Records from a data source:
════

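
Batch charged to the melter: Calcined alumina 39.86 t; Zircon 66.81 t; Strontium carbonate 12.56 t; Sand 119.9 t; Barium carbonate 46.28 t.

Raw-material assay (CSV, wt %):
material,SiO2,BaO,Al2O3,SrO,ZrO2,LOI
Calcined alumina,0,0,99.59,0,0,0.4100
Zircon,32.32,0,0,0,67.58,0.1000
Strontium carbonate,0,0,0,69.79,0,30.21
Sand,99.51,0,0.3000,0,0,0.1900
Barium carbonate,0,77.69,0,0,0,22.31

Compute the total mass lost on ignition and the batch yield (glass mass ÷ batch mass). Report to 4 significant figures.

LOI loss = 14.58 t; glass = 270.8 t; yield = 94.89%

Working values are shown with 4-significant-figure rounding when written out — every computation keeps exact precision in all steps. Exactly one rounding is applied to each reported number — the derived quantities, including five oxide percentages, yield, glass mass, LOI, the totals, are rebuilt from the batch weights per 270.8 t of glass at full precision, as written in problem or answer.
Per-material ignition loss:
  Calcined alumina: 39.86 × 0.004100 = 0.1634 t
  Zircon: 66.81 × 0.001000 = 0.06681 t
  Strontium carbonate: 12.56 × 0.3021 = 3.794 t
  Sand: 119.9 × 0.001900 = 0.2278 t
  Barium carbonate: 46.28 × 0.2231 = 10.33 t
Total LOI = 14.58 t
Glass = batch − LOI = 285.4 − 14.58 = 270.8 t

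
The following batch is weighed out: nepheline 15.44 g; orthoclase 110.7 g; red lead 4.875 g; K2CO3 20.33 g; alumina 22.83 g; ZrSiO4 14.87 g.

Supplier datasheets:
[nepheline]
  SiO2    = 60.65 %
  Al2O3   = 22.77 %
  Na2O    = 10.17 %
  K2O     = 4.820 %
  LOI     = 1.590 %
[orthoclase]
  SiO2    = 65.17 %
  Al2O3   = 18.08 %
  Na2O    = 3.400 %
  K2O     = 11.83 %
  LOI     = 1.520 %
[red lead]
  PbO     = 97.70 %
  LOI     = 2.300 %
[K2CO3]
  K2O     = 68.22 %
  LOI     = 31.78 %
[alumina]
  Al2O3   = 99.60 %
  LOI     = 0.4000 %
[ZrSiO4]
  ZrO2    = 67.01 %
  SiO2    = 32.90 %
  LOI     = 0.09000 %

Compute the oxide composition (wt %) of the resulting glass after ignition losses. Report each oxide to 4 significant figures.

Glass mass = 180.4 g (batch 189.0 − LOI 8.606).
Composition: ZrO2 5.522%, SiO2 47.88%, Al2O3 25.64%, Na2O 2.956%, K2O 15.36%, PbO 2.640%

Mid-chain values are printed (rounded to 4 significant digits) between the steps. The whole derivation keeps exact precision at every stage — each reported value receives exactly one rounding. Derived quantities are re-derived at full float precision (the totals, glass mass, six oxide percentages, LOI, the yield) using the weight values for 180.4 g of glass, as written in the problem or the answer.
What the batch supplies per oxide:
  ZrO2: 14.87·0.6701 = 9.964 g
  SiO2: 15.44·0.6065 + 110.7·0.6517 + 14.87·0.3290 = 86.40 g
  Al2O3: 15.44·0.2277 + 110.7·0.1808 + 22.83·0.9960 = 46.27 g
  Na2O: 15.44·0.1017 + 110.7·0.03400 = 5.334 g
  K2O: 15.44·0.04820 + 110.7·0.1183 + 20.33·0.6822 = 27.71 g
  PbO: 4.875·0.9770 = 4.763 g
LOI: 15.44·0.01590 + 110.7·0.01520 + 4.875·0.02300 + 20.33·0.3178 + 22.83·0.004000 + 14.87·9.000e-04 = 8.606 g
Glass mass = batch − LOI = 189.0 − 8.606 = 180.4 g (equal to the oxide-mass sum)
wt %: oxide over glass, times 100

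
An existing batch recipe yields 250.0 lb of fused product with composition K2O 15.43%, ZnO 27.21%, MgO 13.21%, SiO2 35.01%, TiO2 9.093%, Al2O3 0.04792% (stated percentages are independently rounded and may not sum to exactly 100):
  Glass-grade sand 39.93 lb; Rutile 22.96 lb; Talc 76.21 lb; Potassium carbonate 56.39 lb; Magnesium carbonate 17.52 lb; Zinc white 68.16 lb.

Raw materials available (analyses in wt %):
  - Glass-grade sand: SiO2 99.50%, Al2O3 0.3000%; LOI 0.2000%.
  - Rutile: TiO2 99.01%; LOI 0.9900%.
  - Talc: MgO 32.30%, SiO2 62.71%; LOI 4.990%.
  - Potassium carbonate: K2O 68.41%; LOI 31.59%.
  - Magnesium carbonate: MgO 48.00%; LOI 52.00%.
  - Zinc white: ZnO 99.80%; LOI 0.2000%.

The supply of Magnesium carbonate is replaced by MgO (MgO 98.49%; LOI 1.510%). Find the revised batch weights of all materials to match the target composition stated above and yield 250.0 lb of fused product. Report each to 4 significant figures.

Mid-chain values are printed, with 4-significant-digit rounding, across the worked steps; every computation maintains full float precision through the solve — each reported result is rounded exactly once; derived quantities are recomputed in full precision (ignition loss, net glass mass, the yield, the six compositions, totals) from the batch weights on 250.0 lb of glass, as set out in question or answer.
Oxide mass targets, per 250.0 lb fused product:
  K2O: 15.43% × 250.0 = 38.58 lb
  ZnO: 27.21% × 250.0 = 68.03 lb
  MgO: 13.21% × 250.0 = 33.02 lb
  SiO2: 35.01% × 250.0 = 87.52 lb
  TiO2: 9.093% × 250.0 = 22.73 lb
  Al2O3: 0.04792% × 250.0 = 0.1198 lb
Balance tally, oxide-wise, applying the batch weights above, under the basis named above (target by target, the sums agree up to rounding of the answer):
  K2O: 56.39·0.6841 = 38.58 lb (target 38.58 lb)
  ZnO: 68.16·0.9980 = 68.02 lb (target 68.03 lb)
  MgO: 76.21·0.3230 + 8.538·0.9849 = 33.02 lb (target 33.02 lb)
  SiO2: 39.93·0.9950 + 76.21·0.6271 = 87.52 lb (target 87.52 lb)
  TiO2: 22.96·0.9901 = 22.73 lb (target 22.73 lb)
  Al2O3: 39.93·0.003000 = 0.1198 lb (target 0.1198 lb)
The glass-mass cross-check: whole batch net of LOI = 250.0 lb (summing oxide targets gives 250.0 lb; the stated basis being 250.0 lb — rounding explains the deltas).
Batch total: Σ batch = 272.2 lb; ignition loss, Σ(batch × LOI) = 22.19 lb; yield = glass ÷ total batch = 91.85%.

Revised batch per 250.0 lb fused product:
  Glass-grade sand: 39.93 lb
  Rutile: 22.96 lb
  Talc: 76.21 lb
  Potassium carbonate: 56.39 lb
  MgO: 8.538 lb
  Zinc white: 68.16 lb
Total batch = 272.2 lb; LOI loss = 22.19 lb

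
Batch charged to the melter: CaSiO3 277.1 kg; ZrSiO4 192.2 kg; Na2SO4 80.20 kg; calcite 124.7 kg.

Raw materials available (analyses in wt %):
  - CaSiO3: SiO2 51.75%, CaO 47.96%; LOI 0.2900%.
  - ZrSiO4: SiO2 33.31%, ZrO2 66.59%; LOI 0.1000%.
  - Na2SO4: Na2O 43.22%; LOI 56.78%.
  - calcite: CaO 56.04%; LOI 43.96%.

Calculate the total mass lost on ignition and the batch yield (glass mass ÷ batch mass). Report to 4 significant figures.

Intermediates appear (rounded to 4 significant figures) on the page — each numeric step maintains full precision at each step — each reported value receives exactly one rounding; all derived quantities are re-derived from the weighed amounts per 572.8 kg of glass at full precision (net glass mass, yield, four oxide percentages, ignition loss, totals), as they appear in either problem or answer.
Ignition loss by material:
  CaSiO3: 277.1 × 0.002900 = 0.8036 kg
  ZrSiO4: 192.2 × 0.001000 = 0.1922 kg
  Na2SO4: 80.20 × 0.5678 = 45.54 kg
  calcite: 124.7 × 0.4396 = 54.82 kg
Total LOI = 101.4 kg
Glass = batch − LOI = 674.2 − 101.4 = 572.8 kg

LOI loss = 101.4 kg; glass = 572.8 kg; yield = 84.97%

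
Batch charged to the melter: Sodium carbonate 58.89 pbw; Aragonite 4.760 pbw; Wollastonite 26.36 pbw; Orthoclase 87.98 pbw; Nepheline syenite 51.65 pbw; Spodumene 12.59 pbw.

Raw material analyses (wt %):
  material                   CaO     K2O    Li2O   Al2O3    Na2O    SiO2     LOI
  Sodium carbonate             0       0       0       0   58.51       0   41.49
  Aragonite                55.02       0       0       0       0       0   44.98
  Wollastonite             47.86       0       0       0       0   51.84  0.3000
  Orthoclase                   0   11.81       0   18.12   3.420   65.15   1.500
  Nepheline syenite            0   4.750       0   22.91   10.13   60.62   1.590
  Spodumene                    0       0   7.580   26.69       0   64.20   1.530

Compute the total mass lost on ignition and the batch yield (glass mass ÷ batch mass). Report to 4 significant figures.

LOI loss = 28.99 pbw; glass = 213.2 pbw; yield = 88.03%

Every computation carries full float precision end to end. In-progress results are displayed rounded to 4 significant figures on the page — each reported result takes a single rounding. The derived quantities are carried from the weighed amounts for 213.2 pbw of glass in full precision (the six compositions, glass mass, ignition loss, yield, the totals) as set out in either problem or answer.
Per-material ignition loss:
  Sodium carbonate: 58.89 × 0.4149 = 24.43 pbw
  Aragonite: 4.760 × 0.4498 = 2.141 pbw
  Wollastonite: 26.36 × 0.003000 = 0.07908 pbw
  Orthoclase: 87.98 × 0.01500 = 1.320 pbw
  Nepheline syenite: 51.65 × 0.01590 = 0.8212 pbw
  Spodumene: 12.59 × 0.01530 = 0.1926 pbw
Total LOI = 28.99 pbw
Glass = batch − LOI = 242.2 − 28.99 = 213.2 pbw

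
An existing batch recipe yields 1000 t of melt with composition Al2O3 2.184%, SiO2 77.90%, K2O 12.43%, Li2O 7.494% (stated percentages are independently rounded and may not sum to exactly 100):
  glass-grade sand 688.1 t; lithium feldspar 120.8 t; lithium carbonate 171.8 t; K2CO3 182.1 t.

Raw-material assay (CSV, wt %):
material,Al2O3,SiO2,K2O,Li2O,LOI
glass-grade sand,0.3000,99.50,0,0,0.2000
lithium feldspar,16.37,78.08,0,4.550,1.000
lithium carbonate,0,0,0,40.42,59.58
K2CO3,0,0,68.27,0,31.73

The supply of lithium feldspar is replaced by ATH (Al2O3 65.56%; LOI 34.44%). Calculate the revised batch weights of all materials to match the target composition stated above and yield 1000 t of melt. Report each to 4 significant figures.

Revised batch per 1000 t melt:
  glass-grade sand: 782.9 t
  ATH: 29.73 t
  lithium carbonate: 185.4 t
  K2CO3: 182.1 t
Total batch = 1180 t; LOI loss = 180.0 t

The whole derivation keeps full precision in all steps; intermediates appear rounded to 4 significant figures at each printed step. Exactly one rounding lands on each reported number. Derived quantities (glass mass, the totals, the four compositions, the yield, LOI) are carried from the weighed amounts per 1000 t of glass at exact precision, as they appear in the question or the answer.
Target masses of each oxide per 1000 t melt:
  Al2O3: 2.184% × 1000 = 21.84 t
  SiO2: 77.90% × 1000 = 779.0 t
  K2O: 12.43% × 1000 = 124.3 t
  Li2O: 7.494% × 1000 = 74.94 t
Verifying the oxide balance applying the batch weights above, for the quoted basis mass (delivered sums recover each target up to rounding of the answer):
  Al2O3: 782.9·0.003000 + 29.73·0.6556 = 21.84 t (target 21.84 t)
  SiO2: 782.9·0.9950 = 779.0 t (target 779.0 t)
  K2O: 182.1·0.6827 = 124.3 t (target 124.3 t)
  Li2O: 185.4·0.4042 = 74.94 t (target 74.94 t)
Glass-mass sanity pass: batch Σ − ignition loss = 1000 t (summing oxide targets gives 1000 t; versus the stated basis of 1000 t — a pure rounding effect).
Summing the batch: Σ batch = 1180 t; ignition loss, Σ(batch × LOI) = 180.0 t; yield: glass divided by total = 84.74%.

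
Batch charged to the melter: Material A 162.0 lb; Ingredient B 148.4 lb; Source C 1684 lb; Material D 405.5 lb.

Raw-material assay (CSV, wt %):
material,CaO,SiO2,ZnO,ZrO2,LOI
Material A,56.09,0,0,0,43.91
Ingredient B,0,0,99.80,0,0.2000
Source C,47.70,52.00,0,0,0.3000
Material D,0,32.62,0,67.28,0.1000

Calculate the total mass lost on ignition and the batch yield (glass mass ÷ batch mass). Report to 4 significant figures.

LOI loss = 76.89 lb; glass = 2323 lb; yield = 96.80%

The working math maintains exact precision end to end; rounding to 4 significant digits governs each working value as printed; exactly one rounding is applied to every reported result; derived quantities, including the four compositions, glass mass, the totals, the yield, LOI, are re-derived from the batch weights at 2323 lb of glass in full precision, exactly as printed in problem or answer.
Per-material ignition loss:
  Material A: 162.0 × 0.4391 = 71.13 lb
  Ingredient B: 148.4 × 0.002000 = 0.2968 lb
  Source C: 1684 × 0.003000 = 5.052 lb
  Material D: 405.5 × 0.001000 = 0.4055 lb
Total LOI = 76.89 lb
Glass = batch − LOI = 2400 − 76.89 = 2323 lb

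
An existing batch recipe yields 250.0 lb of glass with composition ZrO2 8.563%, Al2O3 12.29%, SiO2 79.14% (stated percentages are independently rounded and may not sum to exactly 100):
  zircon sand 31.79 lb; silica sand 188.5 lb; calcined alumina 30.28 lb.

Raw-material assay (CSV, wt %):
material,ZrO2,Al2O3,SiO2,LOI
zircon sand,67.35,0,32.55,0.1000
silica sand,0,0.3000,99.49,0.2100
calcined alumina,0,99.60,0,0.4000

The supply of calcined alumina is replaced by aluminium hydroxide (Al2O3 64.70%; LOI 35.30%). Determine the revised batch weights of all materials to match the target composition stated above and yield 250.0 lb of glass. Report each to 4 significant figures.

Revised batch per 250.0 lb glass:
  zircon sand: 31.79 lb
  silica sand: 188.5 lb
  aluminium hydroxide: 46.61 lb
Total batch = 266.9 lb; LOI loss = 16.88 lb

In-progress results are rounded to four significant figures when displayed — all arithmetic runs at exact precision end to end; each reported value takes exactly one rounding — derived quantities, including yield, ignition loss, glass mass, the three compositions, totals, are carried using the weight values on 250.0 lb of glass at exact precision, as set out in the problem or answer text.
Per-oxide target masses for 250.0 lb glass:
  ZrO2: 8.563% × 250.0 = 21.41 lb
  Al2O3: 12.29% × 250.0 = 30.72 lb
  SiO2: 79.14% × 250.0 = 197.8 lb
Verifying the oxide balance from the weights as reported, per the basis as stated (target by target, the sums agree modulo rounding of the values):
  ZrO2: 31.79·0.6735 = 21.41 lb (target 21.41 lb)
  Al2O3: 188.5·0.003000 + 46.61·0.6470 = 30.72 lb (target 30.72 lb)
  SiO2: 31.79·0.3255 + 188.5·0.9949 = 197.9 lb (target 197.8 lb)
Glass mass check: batch Σ − ignition loss = 250.0 lb (per-oxide target masses sum to 250.0 lb; the stated basis being 250.0 lb — gaps are rounding artifacts).
Summing the batch: Σ batch = 266.9 lb; LOI loss = Σ batch·LOI = 16.88 lb; as yield: glass ÷ batch → 93.68%.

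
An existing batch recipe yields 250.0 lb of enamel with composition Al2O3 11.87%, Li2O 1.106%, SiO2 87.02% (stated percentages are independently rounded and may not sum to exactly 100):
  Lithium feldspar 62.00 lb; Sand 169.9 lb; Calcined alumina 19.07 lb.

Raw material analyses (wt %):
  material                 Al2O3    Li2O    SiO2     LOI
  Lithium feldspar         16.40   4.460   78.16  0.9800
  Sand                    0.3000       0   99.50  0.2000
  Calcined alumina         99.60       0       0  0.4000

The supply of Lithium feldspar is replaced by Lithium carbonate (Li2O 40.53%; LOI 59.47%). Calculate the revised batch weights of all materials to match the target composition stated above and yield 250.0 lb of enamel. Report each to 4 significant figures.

Revised batch per 250.0 lb enamel:
  Lithium carbonate: 6.822 lb
  Sand: 218.6 lb
  Calcined alumina: 29.14 lb
Total batch = 254.6 lb; LOI loss = 4.611 lb

Mid-chain values are displayed rounded off to 4 significant figures in the printout — every computation carries full float precision at each step — every reported number is rounded just once. Derived quantities are recomputed from the weighed amounts on 250.0 lb of glass in full precision (ignition loss, glass mass, the three compositions, the yield, the totals), as written in the question or the answer.
Target masses of each oxide per 250.0 lb enamel:
  Al2O3: 11.87% × 250.0 = 29.68 lb
  Li2O: 1.106% × 250.0 = 2.765 lb
  SiO2: 87.02% × 250.0 = 217.6 lb
Checking each oxide sum from the weights as reported, for the quoted basis mass (sums match the target masses within answer rounding):
  Al2O3: 218.6·0.003000 + 29.14·0.9960 = 29.68 lb (target 29.68 lb)
  Li2O: 6.822·0.4053 = 2.765 lb (target 2.765 lb)
  SiO2: 218.6·0.9950 = 217.5 lb (target 217.6 lb)
Mass balance on the glass: net batch after ignition = 250.0 lb (per-oxide target masses sum to 250.0 lb; stated basis 250.0 lb — any gap is answer rounding).
Summing the batch: Σ batch = 254.6 lb; loss to ignition Σ batch·LOI = 4.611 lb; the yield ratio, glass ÷ batch: 98.19%.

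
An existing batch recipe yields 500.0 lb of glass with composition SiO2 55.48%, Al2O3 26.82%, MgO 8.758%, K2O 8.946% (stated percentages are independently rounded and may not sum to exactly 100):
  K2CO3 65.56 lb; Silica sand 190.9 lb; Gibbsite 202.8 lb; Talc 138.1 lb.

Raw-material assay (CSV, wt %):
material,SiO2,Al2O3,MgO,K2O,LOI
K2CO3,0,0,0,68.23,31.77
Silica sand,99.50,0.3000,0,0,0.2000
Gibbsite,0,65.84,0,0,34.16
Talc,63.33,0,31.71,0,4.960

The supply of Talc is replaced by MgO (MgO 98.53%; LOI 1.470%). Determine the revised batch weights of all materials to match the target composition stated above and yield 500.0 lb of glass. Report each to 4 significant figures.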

════

◆ **Required action**
Report the number of lines in the records above that contain "lead", with no other text.

◆ **Written response**
2